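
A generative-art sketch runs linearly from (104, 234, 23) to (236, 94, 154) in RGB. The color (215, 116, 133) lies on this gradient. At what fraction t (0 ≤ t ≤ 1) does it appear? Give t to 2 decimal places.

0.84

Invert the lerp on the G channel (largest span, 140): t = (116 − 234) / (94 − 234) = -118/-140 = 0.84286.
Check on R: (215 − 104)/(236 − 104) = 0.8409 ✓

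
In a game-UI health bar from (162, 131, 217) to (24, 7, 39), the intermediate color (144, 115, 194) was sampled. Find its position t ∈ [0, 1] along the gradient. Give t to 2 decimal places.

0.13

Invert the lerp on the B channel (largest span, 178): t = (194 − 217) / (39 − 217) = -23/-178 = 0.12921.
Check on R: (144 − 162)/(24 − 162) = 0.1304 ✓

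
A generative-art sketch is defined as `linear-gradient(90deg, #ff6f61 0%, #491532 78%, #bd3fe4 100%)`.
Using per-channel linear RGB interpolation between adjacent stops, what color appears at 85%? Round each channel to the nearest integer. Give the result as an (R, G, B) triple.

85% lies between the 78% and 100% stops, so the local fraction is t = (85 − 78)/(100 − 78) = 7/22 ≈ 0.3182.
#491532 → (73, 21, 50); #bd3fe4 → (189, 63, 228).
R = 73 + 0.3182 × (189 − 73) = 109.911 → 110
G = 21 + 0.3182 × (63 − 21) = 34.364 → 34
B = 50 + 0.3182 × (228 − 50) = 106.64 → 107

(110, 34, 107)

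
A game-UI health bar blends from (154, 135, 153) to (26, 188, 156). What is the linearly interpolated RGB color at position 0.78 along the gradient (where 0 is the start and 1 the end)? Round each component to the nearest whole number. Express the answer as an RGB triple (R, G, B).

(54, 176, 155)

R = 154 + 0.78 × (26 − 154) = 154 + 0.78 × -128 = 54.16 → 54
G = 135 + 0.78 × (188 − 135) = 135 + 0.78 × 53 = 176.34 → 176
B = 153 + 0.78 × (156 − 153) = 153 + 0.78 × 3 = 155.34 → 155
So the blended color is (54, 176, 155), about #36b09b.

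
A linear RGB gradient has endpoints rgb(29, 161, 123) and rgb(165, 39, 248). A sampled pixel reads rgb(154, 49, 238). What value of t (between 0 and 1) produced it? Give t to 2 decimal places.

0.92

Invert the lerp on the R channel (largest span, 136): t = (154 − 29) / (165 − 29) = 125/136 = 0.91912.
Check on G: (49 − 161)/(39 − 161) = 0.918 ✓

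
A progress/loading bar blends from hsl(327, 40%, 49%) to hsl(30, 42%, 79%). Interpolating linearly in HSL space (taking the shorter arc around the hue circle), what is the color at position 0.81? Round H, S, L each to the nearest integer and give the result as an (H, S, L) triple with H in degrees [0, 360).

Hue: 30 − 327 = -297°, but |-297| > 180 so the shorter arc goes the other way: Δh = -297 + 360 = 63°.
H = 327 + 0.81 × (63) = 378.03 → 378 → 378 mod 360 = 18°
S = 40 + 0.81 × (42 − 40) = 41.62 → 42%
L = 49 + 0.81 × (79 − 49) = 73.3 → 73%

(18, 42, 73)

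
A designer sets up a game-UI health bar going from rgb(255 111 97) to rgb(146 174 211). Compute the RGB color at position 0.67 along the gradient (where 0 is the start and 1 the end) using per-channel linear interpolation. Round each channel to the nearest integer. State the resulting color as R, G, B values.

(182, 153, 173)

R = 255 + 0.67 × (146 − 255) = 255 + 0.67 × -109 = 181.97 → 182
G = 111 + 0.67 × (174 − 111) = 111 + 0.67 × 63 = 153.21 → 153
B = 97 + 0.67 × (211 − 97) = 97 + 0.67 × 114 = 173.38 → 173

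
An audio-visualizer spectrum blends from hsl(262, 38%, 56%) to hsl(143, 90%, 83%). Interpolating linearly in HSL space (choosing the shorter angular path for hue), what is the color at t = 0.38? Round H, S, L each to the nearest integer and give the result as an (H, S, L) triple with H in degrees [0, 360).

Hue arc: Δh = 143 − 262 = -119° (|Δh| ≤ 180, already the shorter path).
H = 262 + 0.38 × (-119) = 216.78 → 217°
S = 38 + 0.38 × (90 − 38) = 57.76 → 58%
L = 56 + 0.38 × (83 − 56) = 66.26 → 66%

(217, 58, 66)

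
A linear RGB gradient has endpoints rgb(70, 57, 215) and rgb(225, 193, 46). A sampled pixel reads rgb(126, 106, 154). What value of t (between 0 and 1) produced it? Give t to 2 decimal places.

0.36

Invert the lerp on the B channel (largest span, 169): t = (154 − 215) / (46 − 215) = -61/-169 = 0.36095.
Check on R: (126 − 70)/(225 − 70) = 0.3613 ✓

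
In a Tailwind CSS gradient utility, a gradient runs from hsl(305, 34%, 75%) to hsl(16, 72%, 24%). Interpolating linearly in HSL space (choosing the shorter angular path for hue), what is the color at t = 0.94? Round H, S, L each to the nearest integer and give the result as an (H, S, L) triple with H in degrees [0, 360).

(12, 70, 27)

Hue: 16 − 305 = -289°, but |-289| > 180 so the shorter arc goes the other way: Δh = -289 + 360 = 71°.
H = 305 + 0.94 × (71) = 371.74 → 372 → 372 mod 360 = 12°
S = 34 + 0.94 × (72 − 34) = 69.72 → 70%
L = 75 + 0.94 × (24 − 75) = 27.06 → 27%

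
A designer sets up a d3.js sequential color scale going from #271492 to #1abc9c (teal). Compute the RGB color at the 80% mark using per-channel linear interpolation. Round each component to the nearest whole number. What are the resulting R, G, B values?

(29, 154, 154)

#271492 → (39, 20, 146); #1abc9c → (26, 188, 156).
80% corresponds to t = 0.8.
R = 39 + 0.8 × (26 − 39) = 39 + 0.8 × -13 = 28.6 → 29
G = 20 + 0.8 × (188 − 20) = 20 + 0.8 × 168 = 154.4 → 154
B = 146 + 0.8 × (156 − 146) = 146 + 0.8 × 10 = 154 → 154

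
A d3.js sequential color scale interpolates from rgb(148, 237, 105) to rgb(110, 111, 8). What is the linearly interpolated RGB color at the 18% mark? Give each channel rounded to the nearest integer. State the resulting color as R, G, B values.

18% corresponds to t = 0.18.
R = 148 + 0.18 × (110 − 148) = 148 + 0.18 × -38 = 141.16 → 141
G = 237 + 0.18 × (111 − 237) = 237 + 0.18 × -126 = 214.32 → 214
B = 105 + 0.18 × (8 − 105) = 105 + 0.18 × -97 = 87.54 → 88

(141, 214, 88)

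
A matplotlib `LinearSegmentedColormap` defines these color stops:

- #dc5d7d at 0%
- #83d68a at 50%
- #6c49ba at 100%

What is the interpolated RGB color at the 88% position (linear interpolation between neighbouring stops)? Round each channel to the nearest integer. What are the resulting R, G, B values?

(114, 107, 174)

88% lies between the 50% and 100% stops, so the local fraction is t = (88 − 50)/(100 − 50) = 38/50 ≈ 0.76.
#83d68a → (131, 214, 138); #6c49ba → (108, 73, 186).
R = 131 + 0.76 × (108 − 131) = 113.52 → 114
G = 214 + 0.76 × (73 − 214) = 106.84 → 107
B = 138 + 0.76 × (186 − 138) = 174.48 → 174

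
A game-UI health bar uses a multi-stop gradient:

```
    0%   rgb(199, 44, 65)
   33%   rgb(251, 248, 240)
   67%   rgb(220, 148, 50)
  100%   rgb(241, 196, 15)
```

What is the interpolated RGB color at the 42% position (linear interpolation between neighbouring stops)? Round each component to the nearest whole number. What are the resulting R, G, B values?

42% lies between the 33% and 67% stops, so the local fraction is t = (42 − 33)/(67 − 33) = 9/34 ≈ 0.2647.
R = 251 + 0.2647 × (220 − 251) = 242.794 → 243
G = 248 + 0.2647 × (148 − 248) = 221.53 → 222
B = 240 + 0.2647 × (50 − 240) = 189.707 → 190

(243, 222, 190)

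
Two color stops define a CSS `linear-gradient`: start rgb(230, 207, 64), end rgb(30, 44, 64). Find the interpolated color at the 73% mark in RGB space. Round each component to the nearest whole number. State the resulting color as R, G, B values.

(84, 88, 64)

73% corresponds to t = 0.73.
R = 230 + 0.73 × (30 − 230) = 230 + 0.73 × -200 = 84 → 84
G = 207 + 0.73 × (44 − 207) = 207 + 0.73 × -163 = 88.01 → 88
B = 64 + 0.73 × (64 − 64) = 64 + 0.73 × 0 = 64 → 64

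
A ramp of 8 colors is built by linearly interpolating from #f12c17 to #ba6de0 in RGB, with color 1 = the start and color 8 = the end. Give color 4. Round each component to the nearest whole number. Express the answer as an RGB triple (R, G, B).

With 8 swatches and endpoints inclusive, swatch 4 sits at t = (4 − 1)/(8 − 1) = 3/7 ≈ 0.4286.
#f12c17 → (241, 44, 23); #ba6de0 → (186, 109, 224).
R = 241 + 0.4286 × (186 − 241) = 217.427 → 217
G = 44 + 0.4286 × (109 − 44) = 71.859 → 72
B = 23 + 0.4286 × (224 − 23) = 109.149 → 109

(217, 72, 109)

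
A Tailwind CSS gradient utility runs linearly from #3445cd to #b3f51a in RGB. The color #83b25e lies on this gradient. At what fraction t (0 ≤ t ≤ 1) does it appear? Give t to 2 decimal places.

Invert the lerp on the B channel (largest span, 179): t = (94 − 205) / (26 − 205) = -111/-179 = 0.62011.
Check on R: (131 − 52)/(179 − 52) = 0.622 ✓

0.62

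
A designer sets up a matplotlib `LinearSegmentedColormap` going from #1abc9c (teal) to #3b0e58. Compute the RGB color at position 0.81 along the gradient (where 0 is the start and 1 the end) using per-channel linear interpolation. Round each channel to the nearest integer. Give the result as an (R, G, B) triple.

(53, 47, 101)

#1abc9c → (26, 188, 156); #3b0e58 → (59, 14, 88).
R = 26 + 0.81 × (59 − 26) = 26 + 0.81 × 33 = 52.73 → 53
G = 188 + 0.81 × (14 − 188) = 188 + 0.81 × -174 = 47.06 → 47
B = 156 + 0.81 × (88 − 156) = 156 + 0.81 × -68 = 100.92 → 101
So the blended color is (53, 47, 101), about #352f65.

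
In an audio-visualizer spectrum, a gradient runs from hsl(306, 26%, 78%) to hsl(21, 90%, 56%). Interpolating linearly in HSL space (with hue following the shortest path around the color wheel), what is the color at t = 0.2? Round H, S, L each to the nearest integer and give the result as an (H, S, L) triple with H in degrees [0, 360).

(321, 39, 74)

Hue: 21 − 306 = -285°, but |-285| > 180 so the shorter arc goes the other way: Δh = -285 + 360 = 75°.
H = 306 + 0.2 × (75) = 321 → 321°
S = 26 + 0.2 × (90 − 26) = 38.8 → 39%
L = 78 + 0.2 × (56 − 78) = 73.6 → 74%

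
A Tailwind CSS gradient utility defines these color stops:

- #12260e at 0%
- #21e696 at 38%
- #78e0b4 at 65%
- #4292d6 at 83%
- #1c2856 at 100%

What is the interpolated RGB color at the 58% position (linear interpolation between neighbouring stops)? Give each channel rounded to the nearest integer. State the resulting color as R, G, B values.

(97, 226, 172)

58% lies between the 38% and 65% stops, so the local fraction is t = (58 − 38)/(65 − 38) = 20/27 ≈ 0.7407.
#21e696 → (33, 230, 150); #78e0b4 → (120, 224, 180).
R = 33 + 0.7407 × (120 − 33) = 97.441 → 97
G = 230 + 0.7407 × (224 − 230) = 225.556 → 226
B = 150 + 0.7407 × (180 − 150) = 172.221 → 172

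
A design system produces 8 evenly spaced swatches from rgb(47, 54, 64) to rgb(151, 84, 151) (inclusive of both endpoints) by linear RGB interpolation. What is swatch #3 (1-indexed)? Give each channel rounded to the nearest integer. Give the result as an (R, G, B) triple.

(77, 63, 89)

With 8 swatches and endpoints inclusive, swatch 3 sits at t = (3 − 1)/(8 − 1) = 2/7 ≈ 0.2857.
R = 47 + 0.2857 × (151 − 47) = 76.713 → 77
G = 54 + 0.2857 × (84 − 54) = 62.571 → 63
B = 64 + 0.2857 × (151 − 64) = 88.856 → 89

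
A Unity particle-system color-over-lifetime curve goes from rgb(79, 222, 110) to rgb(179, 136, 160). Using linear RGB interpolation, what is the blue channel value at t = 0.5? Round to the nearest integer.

B = 110 + 0.5 × (160 − 110) = 135 → 135

135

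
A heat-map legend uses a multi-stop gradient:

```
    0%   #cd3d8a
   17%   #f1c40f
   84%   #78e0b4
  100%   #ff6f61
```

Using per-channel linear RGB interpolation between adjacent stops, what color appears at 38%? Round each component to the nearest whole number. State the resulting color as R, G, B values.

(203, 205, 67)

38% lies between the 17% and 84% stops, so the local fraction is t = (38 − 17)/(84 − 17) = 21/67 ≈ 0.3134.
#f1c40f → (241, 196, 15); #78e0b4 → (120, 224, 180).
R = 241 + 0.3134 × (120 − 241) = 203.079 → 203
G = 196 + 0.3134 × (224 − 196) = 204.775 → 205
B = 15 + 0.3134 × (180 − 15) = 66.711 → 67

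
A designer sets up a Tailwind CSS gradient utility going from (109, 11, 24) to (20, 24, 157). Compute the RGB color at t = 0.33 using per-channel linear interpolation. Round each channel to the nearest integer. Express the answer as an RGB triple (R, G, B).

(80, 15, 68)

R = 109 + 0.33 × (20 − 109) = 109 + 0.33 × -89 = 79.63 → 80
G = 11 + 0.33 × (24 − 11) = 11 + 0.33 × 13 = 15.29 → 15
B = 24 + 0.33 × (157 − 24) = 24 + 0.33 × 133 = 67.89 → 68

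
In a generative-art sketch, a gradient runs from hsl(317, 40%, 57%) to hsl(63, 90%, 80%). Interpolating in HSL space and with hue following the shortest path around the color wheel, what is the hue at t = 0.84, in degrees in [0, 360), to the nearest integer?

46

Hue: 63 − 317 = -254°, but |-254| > 180 so the shorter arc goes the other way: Δh = -254 + 360 = 106°.
H = 317 + 0.84 × (106) = 406.04 → 406 → 406 mod 360 = 46°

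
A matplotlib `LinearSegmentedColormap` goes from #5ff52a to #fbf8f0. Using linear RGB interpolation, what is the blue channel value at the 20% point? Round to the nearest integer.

B₁ = 42 (from #5ff52a), B₂ = 240 (from #fbf8f0).
B = 42 + 0.2 × (240 − 42) = 81.6 → 82

82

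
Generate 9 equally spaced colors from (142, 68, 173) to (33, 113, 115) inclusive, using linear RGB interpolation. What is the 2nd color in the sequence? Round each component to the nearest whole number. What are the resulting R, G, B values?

With 9 swatches and endpoints inclusive, swatch 2 sits at t = (2 − 1)/(9 − 1) = 1/8 ≈ 0.125.
R = 142 + 0.125 × (33 − 142) = 128.375 → 128
G = 68 + 0.125 × (113 − 68) = 73.625 → 74
B = 173 + 0.125 × (115 − 173) = 165.75 → 166

(128, 74, 166)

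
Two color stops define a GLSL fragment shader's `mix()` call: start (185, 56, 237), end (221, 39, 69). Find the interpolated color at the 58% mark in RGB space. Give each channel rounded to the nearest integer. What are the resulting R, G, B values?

58% corresponds to t = 0.58.
R = 185 + 0.58 × (221 − 185) = 185 + 0.58 × 36 = 205.88 → 206
G = 56 + 0.58 × (39 − 56) = 56 + 0.58 × -17 = 46.14 → 46
B = 237 + 0.58 × (69 − 237) = 237 + 0.58 × -168 = 139.56 → 140

(206, 46, 140)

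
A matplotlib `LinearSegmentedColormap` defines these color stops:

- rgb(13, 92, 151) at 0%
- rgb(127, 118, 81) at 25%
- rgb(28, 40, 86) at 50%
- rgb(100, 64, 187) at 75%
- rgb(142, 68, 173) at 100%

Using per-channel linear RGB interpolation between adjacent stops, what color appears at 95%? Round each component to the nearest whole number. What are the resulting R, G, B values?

95% lies between the 75% and 100% stops, so the local fraction is t = (95 − 75)/(100 − 75) = 20/25 ≈ 0.8.
R = 100 + 0.8 × (142 − 100) = 133.6 → 134
G = 64 + 0.8 × (68 − 64) = 67.2 → 67
B = 187 + 0.8 × (173 − 187) = 175.8 → 176

(134, 67, 176)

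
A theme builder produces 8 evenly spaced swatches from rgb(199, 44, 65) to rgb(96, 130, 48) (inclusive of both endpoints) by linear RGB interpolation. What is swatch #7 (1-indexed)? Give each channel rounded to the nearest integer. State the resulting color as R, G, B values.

(111, 118, 50)

With 8 swatches and endpoints inclusive, swatch 7 sits at t = (7 − 1)/(8 − 1) = 6/7 ≈ 0.8571.
R = 199 + 0.8571 × (96 − 199) = 110.719 → 111
G = 44 + 0.8571 × (130 − 44) = 117.711 → 118
B = 65 + 0.8571 × (48 − 65) = 50.429 → 50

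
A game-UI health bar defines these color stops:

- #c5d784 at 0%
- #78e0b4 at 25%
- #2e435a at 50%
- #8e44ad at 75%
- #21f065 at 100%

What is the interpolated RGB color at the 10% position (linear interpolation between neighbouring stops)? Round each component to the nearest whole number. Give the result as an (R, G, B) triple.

(166, 219, 151)

10% lies between the 0% and 25% stops, so the local fraction is t = (10 − 0)/(25 − 0) = 10/25 ≈ 0.4.
#c5d784 → (197, 215, 132); #78e0b4 → (120, 224, 180).
R = 197 + 0.4 × (120 − 197) = 166.2 → 166
G = 215 + 0.4 × (224 − 215) = 218.6 → 219
B = 132 + 0.4 × (180 − 132) = 151.2 → 151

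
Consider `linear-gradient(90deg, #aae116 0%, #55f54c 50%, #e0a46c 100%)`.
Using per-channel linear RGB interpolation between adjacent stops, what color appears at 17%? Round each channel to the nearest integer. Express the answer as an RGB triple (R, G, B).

17% lies between the 0% and 50% stops, so the local fraction is t = (17 − 0)/(50 − 0) = 17/50 ≈ 0.34.
#aae116 → (170, 225, 22); #55f54c → (85, 245, 76).
R = 170 + 0.34 × (85 − 170) = 141.1 → 141
G = 225 + 0.34 × (245 − 225) = 231.8 → 232
B = 22 + 0.34 × (76 − 22) = 40.36 → 40

(141, 232, 40)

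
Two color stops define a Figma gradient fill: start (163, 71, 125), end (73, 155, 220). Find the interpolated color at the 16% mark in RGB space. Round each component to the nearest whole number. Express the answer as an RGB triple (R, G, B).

(149, 84, 140)

16% corresponds to t = 0.16.
R = 163 + 0.16 × (73 − 163) = 163 + 0.16 × -90 = 148.6 → 149
G = 71 + 0.16 × (155 − 71) = 71 + 0.16 × 84 = 84.44 → 84
B = 125 + 0.16 × (220 − 125) = 125 + 0.16 × 95 = 140.2 → 140
So the blended color is (149, 84, 140), about #95548c.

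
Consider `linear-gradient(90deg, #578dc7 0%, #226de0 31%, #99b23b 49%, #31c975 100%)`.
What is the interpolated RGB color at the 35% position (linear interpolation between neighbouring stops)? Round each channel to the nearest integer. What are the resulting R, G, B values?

(60, 124, 187)

35% lies between the 31% and 49% stops, so the local fraction is t = (35 − 31)/(49 − 31) = 4/18 ≈ 0.2222.
#226de0 → (34, 109, 224); #99b23b → (153, 178, 59).
R = 34 + 0.2222 × (153 − 34) = 60.442 → 60
G = 109 + 0.2222 × (178 − 109) = 124.332 → 124
B = 224 + 0.2222 × (59 − 224) = 187.337 → 187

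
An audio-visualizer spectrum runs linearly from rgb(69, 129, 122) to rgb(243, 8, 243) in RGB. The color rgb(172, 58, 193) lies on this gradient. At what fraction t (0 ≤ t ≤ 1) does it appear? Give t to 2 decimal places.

Invert the lerp on the R channel (largest span, 174): t = (172 − 69) / (243 − 69) = 103/174 = 0.59195.
Check on G: (58 − 129)/(8 − 129) = 0.5868 ✓

0.59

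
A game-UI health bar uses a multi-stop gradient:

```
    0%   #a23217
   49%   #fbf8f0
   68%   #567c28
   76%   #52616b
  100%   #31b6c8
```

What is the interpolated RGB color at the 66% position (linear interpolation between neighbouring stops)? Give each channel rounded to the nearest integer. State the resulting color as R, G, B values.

(103, 137, 61)

66% lies between the 49% and 68% stops, so the local fraction is t = (66 − 49)/(68 − 49) = 17/19 ≈ 0.8947.
#fbf8f0 → (251, 248, 240); #567c28 → (86, 124, 40).
R = 251 + 0.8947 × (86 − 251) = 103.374 → 103
G = 248 + 0.8947 × (124 − 248) = 137.057 → 137
B = 240 + 0.8947 × (40 − 240) = 61.06 → 61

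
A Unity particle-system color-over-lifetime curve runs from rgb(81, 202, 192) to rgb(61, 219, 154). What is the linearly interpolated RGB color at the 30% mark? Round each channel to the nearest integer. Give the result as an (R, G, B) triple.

30% corresponds to t = 0.3.
R = 81 + 0.3 × (61 − 81) = 81 + 0.3 × -20 = 75 → 75
G = 202 + 0.3 × (219 − 202) = 202 + 0.3 × 17 = 207.1 → 207
B = 192 + 0.3 × (154 − 192) = 192 + 0.3 × -38 = 180.6 → 181
So the blended color is (75, 207, 181), about #4bcfb5.

(75, 207, 181)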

--------------------------------------------------

* _THE TASK_: All lines containing "these" in the material above should appear in your reply, copied exactly.

* _RESULT FOR THIS TASK_:
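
A matplotlib `LinearSegmentedColormap` defines these color stops:
A Tailwind CSS gradient utility defines these color stops:
A matplotlib `LinearSegmentedColormap` defines these color stops:
A game-UI health bar defines these color stops: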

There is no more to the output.